What the exercise asks | Each entry below is to be copied verbatim.
....
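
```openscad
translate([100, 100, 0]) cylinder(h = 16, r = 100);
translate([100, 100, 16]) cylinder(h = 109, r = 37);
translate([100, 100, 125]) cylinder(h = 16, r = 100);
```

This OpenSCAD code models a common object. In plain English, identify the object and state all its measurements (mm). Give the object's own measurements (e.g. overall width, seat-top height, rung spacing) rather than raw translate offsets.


A spool: two coaxial disc flanges of radius 100 mm and thickness 16 mm, joined by a core cylinder of radius 37 mm and height 109 mm. The lower flange rests on z = 0 and the three cylinders share a vertical axis.


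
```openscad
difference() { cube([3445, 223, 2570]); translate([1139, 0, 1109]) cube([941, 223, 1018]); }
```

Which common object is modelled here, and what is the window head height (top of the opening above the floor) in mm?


A wall with a window opening. The window head height is 2127 mm.

A wall with a rectangular opening subtracted — a window. Sill at z = 1109, opening 1018 mm tall, so the head is at 1109 + 1018 = 2127 mm.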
....
Result for this exercise |
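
```openscad
translate([100, 100, 0]) cylinder(h = 16, r = 100);
translate([100, 100, 16]) cylinder(h = 109, r = 37);
translate([100, 100, 125]) cylinder(h = 16, r = 100);
```

This OpenSCAD code models a common object. In plain English, identify the object and state all its measurements (mm). Give the object's own measurements (e.g. overall width, seat-top height, rung spacing) rather than raw translate offsets.


A spool: two coaxial disc flanges of radius 100 mm and thickness 16 mm, joined by a core cylinder of radius 37 mm and height 109 mm. The lower flange rests on z = 0 and the three cylinders share a vertical axis.


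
```openscad
difference() { cube([3445, 223, 2570]); translate([1139, 0, 1109]) cube([941, 223, 1018]); }
```

Which common object is modelled here, and what is the window head height (top of the opening above the floor) in mm?


A wall with a window opening. The window head height is 2127 mm.

A wall with a rectangular opening subtracted — a window. Sill at z = 1109, opening 1018 mm tall, so the head is at 1109 + 1018 = 2127 mm.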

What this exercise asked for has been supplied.